TASK TO COMPLETE: Look below for the line that has "R0 <- R1, R3". Set down the lines from there through the line that has "List the cycle", exactly as written.

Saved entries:

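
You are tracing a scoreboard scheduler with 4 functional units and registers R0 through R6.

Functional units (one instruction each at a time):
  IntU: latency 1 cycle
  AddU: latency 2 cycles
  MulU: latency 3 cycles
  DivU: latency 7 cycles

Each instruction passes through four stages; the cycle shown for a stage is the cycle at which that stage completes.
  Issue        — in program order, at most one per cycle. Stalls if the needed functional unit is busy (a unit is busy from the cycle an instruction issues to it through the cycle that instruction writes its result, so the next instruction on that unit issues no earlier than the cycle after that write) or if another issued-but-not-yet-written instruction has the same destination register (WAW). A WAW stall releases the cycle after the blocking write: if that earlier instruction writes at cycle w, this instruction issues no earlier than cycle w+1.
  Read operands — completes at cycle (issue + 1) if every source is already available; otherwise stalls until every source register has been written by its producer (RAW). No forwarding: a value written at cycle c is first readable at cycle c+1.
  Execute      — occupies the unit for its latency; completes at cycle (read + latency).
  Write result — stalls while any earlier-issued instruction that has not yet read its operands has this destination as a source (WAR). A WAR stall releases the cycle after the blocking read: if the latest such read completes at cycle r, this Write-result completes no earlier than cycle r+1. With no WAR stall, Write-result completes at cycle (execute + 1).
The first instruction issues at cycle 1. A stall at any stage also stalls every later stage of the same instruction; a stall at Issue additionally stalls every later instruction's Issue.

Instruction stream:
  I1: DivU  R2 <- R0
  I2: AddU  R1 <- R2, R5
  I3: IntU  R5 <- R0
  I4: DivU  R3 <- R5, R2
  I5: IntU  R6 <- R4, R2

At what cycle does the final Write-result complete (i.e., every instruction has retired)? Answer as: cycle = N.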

* * *

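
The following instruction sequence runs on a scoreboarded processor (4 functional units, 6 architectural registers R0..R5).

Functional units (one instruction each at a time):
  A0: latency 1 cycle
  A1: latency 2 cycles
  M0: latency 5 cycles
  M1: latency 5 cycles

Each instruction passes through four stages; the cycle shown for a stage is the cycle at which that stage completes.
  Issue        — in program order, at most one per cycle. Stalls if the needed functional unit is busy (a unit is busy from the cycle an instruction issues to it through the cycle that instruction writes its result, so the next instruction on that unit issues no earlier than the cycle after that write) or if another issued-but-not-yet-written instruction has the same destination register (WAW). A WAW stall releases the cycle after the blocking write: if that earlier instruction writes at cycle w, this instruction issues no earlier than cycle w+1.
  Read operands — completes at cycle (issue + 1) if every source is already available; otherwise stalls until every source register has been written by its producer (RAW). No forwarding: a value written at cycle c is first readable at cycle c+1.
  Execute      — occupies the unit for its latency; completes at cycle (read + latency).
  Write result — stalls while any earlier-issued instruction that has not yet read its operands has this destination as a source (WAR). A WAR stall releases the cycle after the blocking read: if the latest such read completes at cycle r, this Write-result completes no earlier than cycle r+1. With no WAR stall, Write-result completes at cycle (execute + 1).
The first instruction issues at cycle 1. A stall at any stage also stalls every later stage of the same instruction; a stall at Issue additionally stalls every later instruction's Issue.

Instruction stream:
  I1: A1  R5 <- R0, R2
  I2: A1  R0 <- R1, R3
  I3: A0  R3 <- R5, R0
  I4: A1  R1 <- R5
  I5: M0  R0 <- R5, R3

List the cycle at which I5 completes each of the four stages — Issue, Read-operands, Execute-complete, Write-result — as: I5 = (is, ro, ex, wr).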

WRITTEN ANSWER:
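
  I2: A1  R0 <- R1, R3
  I3: A0  R3 <- R5, R0
  I4: A1  R1 <- R5
  I5: M0  R0 <- R5, R3

List the cycle at which I5 completes each of the four stages — Issue, Read-operands, Execute-complete, Write-result — as: I5 = (is, ro, ex, wr).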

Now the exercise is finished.